------ RECORDS SUPPLIED ------
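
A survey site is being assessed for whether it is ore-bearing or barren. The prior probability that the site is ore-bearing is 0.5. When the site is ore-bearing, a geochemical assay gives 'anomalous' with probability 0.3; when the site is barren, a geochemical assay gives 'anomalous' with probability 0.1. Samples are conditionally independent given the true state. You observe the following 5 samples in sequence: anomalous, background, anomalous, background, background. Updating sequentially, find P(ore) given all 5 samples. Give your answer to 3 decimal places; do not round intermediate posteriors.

Each posterior becomes the prior for the next update.
After 'anomalous': P(ore) = 0.3·0.5000 / (0.3·0.5000 + 0.1·0.5000) ≈ 0.7500
After 'background': P(ore) = 0.7·0.7500 / (0.7·0.7500 + 0.9·0.2500) ≈ 0.7000
After 'anomalous': P(ore) = 0.3·0.7000 / (0.3·0.7000 + 0.1·0.3000) ≈ 0.8750
After 'background': P(ore) = 0.7·0.8750 / (0.7·0.8750 + 0.9·0.1250) ≈ 0.8448
After 'background': P(ore) = 0.7·0.8448 / (0.7·0.8448 + 0.9·0.1552) ≈ 0.8090

0.809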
------
TASK:
After reading the listing above, print each line back exactly.

REPLY:
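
A survey site is being assessed for whether it is ore-bearing or barren. The prior probability that the site is ore-bearing is 0.5. When the site is ore-bearing, a geochemical assay gives 'anomalous' with probability 0.3; when the site is barren, a geochemical assay gives 'anomalous' with probability 0.1. Samples are conditionally independent given the true state. You observe the following 5 samples in sequence: anomalous, background, anomalous, background, background. Updating sequentially, find P(ore) given all 5 samples. Give your answer to 3 decimal places; do not round intermediate posteriors.

Each posterior becomes the prior for the next update.
After 'anomalous': P(ore) = 0.3·0.5000 / (0.3·0.5000 + 0.1·0.5000) ≈ 0.7500
After 'background': P(ore) = 0.7·0.7500 / (0.7·0.7500 + 0.9·0.2500) ≈ 0.7000
After 'anomalous': P(ore) = 0.3·0.7000 / (0.3·0.7000 + 0.1·0.3000) ≈ 0.8750
After 'background': P(ore) = 0.7·0.8750 / (0.7·0.8750 + 0.9·0.1250) ≈ 0.8448
After 'background': P(ore) = 0.7·0.8448 / (0.7·0.8448 + 0.9·0.1552) ≈ 0.8090

0.809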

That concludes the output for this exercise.